Saved data entries
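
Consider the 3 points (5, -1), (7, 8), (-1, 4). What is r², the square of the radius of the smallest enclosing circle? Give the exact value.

25.3173828125

Call the three points A, B, C in the order given.
Side lengths²: AB² = 85, AC² = 61, BC² = 80.
Since AB² = 85 < 80 + 61 = 141, the triangle is acute, so the smallest enclosing circle is the circumcircle.
Circumcentre = (4.03125, 3.9375), r² = 25.3173828125.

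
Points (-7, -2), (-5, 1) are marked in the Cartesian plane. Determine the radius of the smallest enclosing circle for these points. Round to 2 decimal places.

1.80

The smallest circle enclosing two points has them as diameter endpoints.
Centre = midpoint = (-6, -0.5); r² = |(-7, -2)−(-5, 1)|²/4 = 13/4 = 3.25.
r = √(3.25) ≈ 1.80.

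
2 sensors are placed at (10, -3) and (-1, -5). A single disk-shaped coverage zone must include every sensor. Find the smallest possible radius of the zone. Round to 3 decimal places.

The smallest circle enclosing two points has them as diameter endpoints.
Centre = midpoint = (4.5, -4); r² = |(10, -3)−(-1, -5)|²/4 = 125/4 = 31.25.
r = √(31.25) ≈ 5.590.

5.590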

Task to carry out »
The records above must be repeated exactly, every one of them.

Written answer »
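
Consider the 3 points (5, -1), (7, 8), (-1, 4). What is r², the square of the radius of the smallest enclosing circle? Give the exact value.

25.3173828125

Call the three points A, B, C in the order given.
Side lengths²: AB² = 85, AC² = 61, BC² = 80.
Since AB² = 85 < 80 + 61 = 141, the triangle is acute, so the smallest enclosing circle is the circumcircle.
Circumcentre = (4.03125, 3.9375), r² = 25.3173828125.

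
Points (-7, -2), (-5, 1) are marked in the Cartesian plane. Determine the radius of the smallest enclosing circle for these points. Round to 2 decimal places.

1.80

The smallest circle enclosing two points has them as diameter endpoints.
Centre = midpoint = (-6, -0.5); r² = |(-7, -2)−(-5, 1)|²/4 = 13/4 = 3.25.
r = √(3.25) ≈ 1.80.

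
2 sensors are placed at (10, -3) and (-1, -5). A single disk-shaped coverage zone must include every sensor. Find the smallest possible radius of the zone. Round to 3 decimal places.

The smallest circle enclosing two points has them as diameter endpoints.
Centre = midpoint = (4.5, -4); r² = |(10, -3)−(-1, -5)|²/4 = 125/4 = 31.25.
r = √(31.25) ≈ 5.590.

5.590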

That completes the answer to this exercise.